**What the task asks**
Print all the records exactly, please.

Stored items
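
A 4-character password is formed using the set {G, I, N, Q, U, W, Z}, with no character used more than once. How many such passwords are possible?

840

Choose and order 4 of the 7 symbols: the first character has 7 options, the next 6, then 5, 4.
That product is 7 × 6 × 5 × 4 = 840.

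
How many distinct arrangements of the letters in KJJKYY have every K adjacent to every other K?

30

Treat the 2 copies of K as a single block. The multiset to arrange is then {KK, J, J, Y, Y}, 5 items in all.
That gives (5)!/(2!·2!) = 30 arrangements.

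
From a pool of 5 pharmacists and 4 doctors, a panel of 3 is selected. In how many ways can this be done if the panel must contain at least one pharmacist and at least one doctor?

Unrestricted: C(9,3) = 84 ways to pick any 3 of the 9.
Subtract selections that omit an entire group: no pharmacists → C(4,3) = 4; no doctors → C(5,3) = 10.
Both groups omitted at once is impossible, so 84 − 14 = 70.

70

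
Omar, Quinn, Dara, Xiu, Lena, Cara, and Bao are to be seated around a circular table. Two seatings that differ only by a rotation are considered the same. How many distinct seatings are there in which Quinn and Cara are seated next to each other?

240

Glue Quinn and Cara into a block (2 internal orders). Seating 6 units around a circle gives (5)! arrangements.
So 2 × (5)! = 2 × 120 = 240.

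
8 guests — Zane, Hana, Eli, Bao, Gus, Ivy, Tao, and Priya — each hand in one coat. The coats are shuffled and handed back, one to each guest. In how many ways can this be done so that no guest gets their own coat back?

Let Aᵢ be the assignments in which guest i gets their own coat. We want the size of the complement of A₁∪…∪A_8.
By inclusion–exclusion this is Σ_{j=0}^{8} (−1)^j C(8,j)·(8−j)!.
Computing: 40320 − 40320 + 20160 − 6720 + 1680 − 336 + 56 − 8 + 1 = 14833.

14833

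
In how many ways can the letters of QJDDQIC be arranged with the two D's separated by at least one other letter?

900

Total arrangements of QJDDQIC: 7!/(2!·2!) = 1260.
Arrangements with the D's together: treat DD as one letter, giving (6)!/(2!) = 360.
Hence 1260 − 360 = 900.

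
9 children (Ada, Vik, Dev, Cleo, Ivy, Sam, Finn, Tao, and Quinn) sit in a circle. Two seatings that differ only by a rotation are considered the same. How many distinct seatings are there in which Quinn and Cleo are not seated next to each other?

30240

Without the restriction there are (8)! = 40320 seatings.
Seatings with Quinn beside Cleo: treat them as a block with 2 internal orders, giving 2 × (7)! = 10080.
Subtracting, 40320 − 10080 = 30240.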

**Result of the task**
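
A 4-character password is formed using the set {G, I, N, Q, U, W, Z}, with no character used more than once. How many such passwords are possible?

840

Choose and order 4 of the 7 symbols: the first character has 7 options, the next 6, then 5, 4.
That product is 7 × 6 × 5 × 4 = 840.

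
How many distinct arrangements of the letters in KJJKYY have every K adjacent to every other K?

30

Treat the 2 copies of K as a single block. The multiset to arrange is then {KK, J, J, Y, Y}, 5 items in all.
That gives (5)!/(2!·2!) = 30 arrangements.

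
From a pool of 5 pharmacists and 4 doctors, a panel of 3 is selected. In how many ways can this be done if the panel must contain at least one pharmacist and at least one doctor?

Unrestricted: C(9,3) = 84 ways to pick any 3 of the 9.
Subtract selections that omit an entire group: no pharmacists → C(4,3) = 4; no doctors → C(5,3) = 10.
Both groups omitted at once is impossible, so 84 − 14 = 70.

70

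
Omar, Quinn, Dara, Xiu, Lena, Cara, and Bao are to be seated around a circular table. Two seatings that differ only by a rotation are considered the same. How many distinct seatings are there in which Quinn and Cara are seated next to each other?

240

Glue Quinn and Cara into a block (2 internal orders). Seating 6 units around a circle gives (5)! arrangements.
So 2 × (5)! = 2 × 120 = 240.

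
8 guests — Zane, Hana, Eli, Bao, Gus, Ivy, Tao, and Priya — each hand in one coat. The coats are shuffled and handed back, one to each guest. In how many ways can this be done so that no guest gets their own coat back?

Let Aᵢ be the assignments in which guest i gets their own coat. We want the size of the complement of A₁∪…∪A_8.
By inclusion–exclusion this is Σ_{j=0}^{8} (−1)^j C(8,j)·(8−j)!.
Computing: 40320 − 40320 + 20160 − 6720 + 1680 − 336 + 56 − 8 + 1 = 14833.

14833

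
In how many ways can the letters of QJDDQIC be arranged with the two D's separated by at least one other letter?

900

Total arrangements of QJDDQIC: 7!/(2!·2!) = 1260.
Arrangements with the D's together: treat DD as one letter, giving (6)!/(2!) = 360.
Hence 1260 − 360 = 900.

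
9 children (Ada, Vik, Dev, Cleo, Ivy, Sam, Finn, Tao, and Quinn) sit in a circle. Two seatings that differ only by a rotation are considered the same. How many distinct seatings are there in which Quinn and Cleo are not seated next to each other?

30240

Without the restriction there are (8)! = 40320 seatings.
Seatings with Quinn beside Cleo: treat them as a block with 2 internal orders, giving 2 × (7)! = 10080.
Subtracting, 40320 − 10080 = 30240.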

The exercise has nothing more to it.